TRY IT - The answer must be a single number: how many lines of the records below contain "designer".

[Entries taken from a collection]

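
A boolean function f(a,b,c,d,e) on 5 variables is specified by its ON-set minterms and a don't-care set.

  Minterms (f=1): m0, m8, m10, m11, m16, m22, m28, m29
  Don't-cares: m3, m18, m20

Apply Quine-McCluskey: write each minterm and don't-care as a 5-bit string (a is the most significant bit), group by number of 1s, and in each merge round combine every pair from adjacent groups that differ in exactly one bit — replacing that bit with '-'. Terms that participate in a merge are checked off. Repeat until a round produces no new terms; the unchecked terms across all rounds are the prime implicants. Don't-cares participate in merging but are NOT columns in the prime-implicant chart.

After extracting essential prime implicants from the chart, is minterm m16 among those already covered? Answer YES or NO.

[col 0] 00000*, 00011*, 01000*, 01010*, 01011*, 10000*, 10010*, 10100*, 10110*, 11100*, 11101*
[col 1] -0000, 0-000, 0-011, 010-0, 0101-, 1-100, 10-00*, 10-10*, 100-0*, 101-0*, 1110-
[col 2] 10--0
Prime implicants: -0000, 0-000, 0-011, 010-0, 0101-, 1-100, 10--0, 1110-
PI chart (minterm → PIs covering it):
  0 | -0000,0-000
  8 | 0-000,010-0
  10 | 010-0,0101-
  11 | 0-011,0101-
  16 | -0000,10--0
  22 | 10--0  (sole → essential)
  28 | 1-100,1110-
  29 | 1110-  (sole → essential)
Essential prime implicants: 10--0, 1110-

YES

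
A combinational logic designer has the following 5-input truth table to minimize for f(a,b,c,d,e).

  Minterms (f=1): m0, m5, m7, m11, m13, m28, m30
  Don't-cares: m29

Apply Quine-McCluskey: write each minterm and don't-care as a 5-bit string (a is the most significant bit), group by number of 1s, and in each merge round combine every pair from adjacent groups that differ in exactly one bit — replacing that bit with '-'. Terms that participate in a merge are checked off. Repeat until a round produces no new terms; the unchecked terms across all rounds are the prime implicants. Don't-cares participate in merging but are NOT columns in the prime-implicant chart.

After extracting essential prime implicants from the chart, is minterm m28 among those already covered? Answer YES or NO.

[col 0] 00000, 00101*, 00111*, 01011, 01101*, 11100*, 11101*, 11110*
[col 1] -1101, 0-101, 001-1, 111-0, 1110-
Prime implicants: -1101, 0-101, 00000, 001-1, 01011, 111-0, 1110-
PI chart (minterm → PIs covering it):
  0 | 00000  (sole → essential)
  5 | 0-101,001-1
  7 | 001-1  (sole → essential)
  11 | 01011  (sole → essential)
  13 | -1101,0-101
  28 | 111-0,1110-
  30 | 111-0  (sole → essential)
Essential prime implicants: 00000, 001-1, 01011, 111-0

YES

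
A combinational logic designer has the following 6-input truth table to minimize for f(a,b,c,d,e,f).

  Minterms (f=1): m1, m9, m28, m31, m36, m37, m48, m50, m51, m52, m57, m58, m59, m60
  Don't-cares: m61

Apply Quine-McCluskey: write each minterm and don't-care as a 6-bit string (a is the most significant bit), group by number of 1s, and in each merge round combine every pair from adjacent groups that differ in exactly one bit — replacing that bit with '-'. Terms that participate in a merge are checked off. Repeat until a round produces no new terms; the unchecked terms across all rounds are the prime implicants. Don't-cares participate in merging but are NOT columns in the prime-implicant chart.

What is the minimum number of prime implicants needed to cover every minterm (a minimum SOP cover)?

7

[col 0] 000001*, 001001*, 011100*, 011111, 100100*, 100101*, 110000*, 110010*, 110011*, 110100*, 111001*, 111010*, 111011*, 111100*, 111101*
[col 1] -11100, 00-001, 1-0100, 10010-, 11-010*, 11-011*, 11-100, 110-00, 1100-0, 11001-*, 111-01, 1110-1, 11101-*, 11110-
[col 2] 11-01-
Prime implicants: -11100, 00-001, 011111, 1-0100, 10010-, 11-01-, 11-100, 110-00, 1100-0, 111-01, 1110-1, 11110-
PI chart (minterm → PIs covering it):
  1 | 00-001  (sole → essential)
  9 | 00-001  (sole → essential)
  28 | -11100  (sole → essential)
  31 | 011111  (sole → essential)
  36 | 1-0100,10010-
  37 | 10010-  (sole → essential)
  48 | 110-00,1100-0
  50 | 11-01-,1100-0
  51 | 11-01-  (sole → essential)
  52 | 1-0100,11-100,110-00
  57 | 111-01,1110-1
  58 | 11-01-  (sole → essential)
  59 | 11-01-,1110-1
  60 | -11100,11-100,11110-
Essential prime implicants: -11100, 00-001, 011111, 10010-, 11-01-
Petrick residual → 110-00, 111-01
Minimum SOP uses 7 PIs: bcde'f' + a'b'd'e'f + a'bcdef + ab'c'de' + abd'e + abc'e'f' + abce'f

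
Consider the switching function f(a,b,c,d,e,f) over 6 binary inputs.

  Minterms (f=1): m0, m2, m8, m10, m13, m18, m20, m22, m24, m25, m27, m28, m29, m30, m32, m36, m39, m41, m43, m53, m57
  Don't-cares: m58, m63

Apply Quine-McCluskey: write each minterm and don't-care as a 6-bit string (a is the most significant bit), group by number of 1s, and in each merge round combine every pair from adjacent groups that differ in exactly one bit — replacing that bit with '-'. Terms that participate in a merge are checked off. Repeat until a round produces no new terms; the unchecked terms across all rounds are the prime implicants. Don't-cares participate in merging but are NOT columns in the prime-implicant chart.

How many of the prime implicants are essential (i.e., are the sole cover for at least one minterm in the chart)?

size-2^0 implicants → 000000(✓)  000010(✓)  001000(✓)  001010(✓)  001101(✓)  010010(✓)  010100(✓)  010110(✓)  011000(✓)  011001(✓)  011011(✓)  011100(✓)  011101(✓)  011110(✓)  100000(✓)  100100(✓)  100111  101001(✓)  101011(✓)  110101  111001(✓)  111010  111111
size-2^1 implicants → -00000  -11001  0-0010  0-1000  0-1101  00-000(✓)  00-010(✓)  0000-0(✓)  0010-0(✓)  01-100(✓)  01-110(✓)  010-10  0101-0(✓)  011-00(✓)  011-01(✓)  0110-1  01100-(✓)  0111-0(✓)  01110-(✓)  1-1001  100-00  1010-1
size-2^2 implicants → 00-0-0  01-1-0  011-0-
Unchecked terms (primes): -00000, -11001, 0-0010, 0-1000, 0-1101, 00-0-0, 01-1-0, 010-10, 011-0-, 0110-1, 1-1001, 100-00, 100111, 1010-1, 110101, 111010, 111111
Minterm coverage:
  m0 ⊆ -00000,00-0-0
  m2 ⊆ 0-0010,00-0-0
  m8 ⊆ 0-1000,00-0-0
  m10 ⊆ 00-0-0 [E]
  m13 ⊆ 0-1101 [E]
  m18 ⊆ 0-0010,010-10
  m20 ⊆ 01-1-0 [E]
  m22 ⊆ 01-1-0,010-10
  m24 ⊆ 0-1000,011-0-
  m25 ⊆ -11001,011-0-,0110-1
  m27 ⊆ 0110-1 [E]
  m28 ⊆ 01-1-0,011-0-
  m29 ⊆ 0-1101,011-0-
  m30 ⊆ 01-1-0 [E]
  m32 ⊆ -00000,100-00
  m36 ⊆ 100-00 [E]
  m39 ⊆ 100111 [E]
  m41 ⊆ 1-1001,1010-1
  m43 ⊆ 1010-1 [E]
  m53 ⊆ 110101 [E]
  m57 ⊆ -11001,1-1001
E = {0-1101, 00-0-0, 01-1-0, 0110-1, 100-00, 100111, 1010-1, 110101}

8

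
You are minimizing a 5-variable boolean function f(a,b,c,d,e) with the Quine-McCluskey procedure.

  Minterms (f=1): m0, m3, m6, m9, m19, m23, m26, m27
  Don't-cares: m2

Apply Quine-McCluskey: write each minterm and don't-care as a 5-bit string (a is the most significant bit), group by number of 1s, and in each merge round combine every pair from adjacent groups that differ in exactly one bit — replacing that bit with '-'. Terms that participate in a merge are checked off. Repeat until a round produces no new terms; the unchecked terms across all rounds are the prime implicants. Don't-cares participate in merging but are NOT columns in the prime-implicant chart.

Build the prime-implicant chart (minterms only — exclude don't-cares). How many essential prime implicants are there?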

OUTPUT OF THE EXERCISE - 2